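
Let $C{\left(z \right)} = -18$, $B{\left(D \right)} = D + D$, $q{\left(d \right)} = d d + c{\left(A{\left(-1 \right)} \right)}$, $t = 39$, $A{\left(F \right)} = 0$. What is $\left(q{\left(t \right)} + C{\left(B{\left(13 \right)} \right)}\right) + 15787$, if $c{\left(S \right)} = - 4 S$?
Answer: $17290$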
---
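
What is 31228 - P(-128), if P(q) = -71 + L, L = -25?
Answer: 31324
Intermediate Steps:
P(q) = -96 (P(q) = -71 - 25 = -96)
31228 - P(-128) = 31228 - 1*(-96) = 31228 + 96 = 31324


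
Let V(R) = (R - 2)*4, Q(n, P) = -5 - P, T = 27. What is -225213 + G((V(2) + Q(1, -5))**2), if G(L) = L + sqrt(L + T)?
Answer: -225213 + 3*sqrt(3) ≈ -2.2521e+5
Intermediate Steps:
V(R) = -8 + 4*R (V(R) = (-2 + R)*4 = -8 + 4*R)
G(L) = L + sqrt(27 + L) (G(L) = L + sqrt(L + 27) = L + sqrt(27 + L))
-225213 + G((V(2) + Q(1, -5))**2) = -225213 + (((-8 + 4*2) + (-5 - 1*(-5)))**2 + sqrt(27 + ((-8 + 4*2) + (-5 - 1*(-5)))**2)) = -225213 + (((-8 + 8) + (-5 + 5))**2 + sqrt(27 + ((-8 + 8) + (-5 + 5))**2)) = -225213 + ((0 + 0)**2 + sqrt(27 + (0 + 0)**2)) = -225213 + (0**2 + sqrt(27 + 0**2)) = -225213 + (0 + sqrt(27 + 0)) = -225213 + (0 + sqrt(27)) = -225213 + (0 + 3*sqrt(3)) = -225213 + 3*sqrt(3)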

**Task item:** Would you please repeat exactly the lines above, starting at the line with "0$. What is" and stopping at the line with "Answer: $17290$", both included?

**Solution for this problem:**
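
Let $C{\left(z \right)} = -18$, $B{\left(D \right)} = D + D$, $q{\left(d \right)} = d d + c{\left(A{\left(-1 \right)} \right)}$, $t = 39$, $A{\left(F \right)} = 0$. What is $\left(q{\left(t \right)} + C{\left(B{\left(13 \right)} \right)}\right) + 15787$, if $c{\left(S \right)} = - 4 S$?
Answer: $17290$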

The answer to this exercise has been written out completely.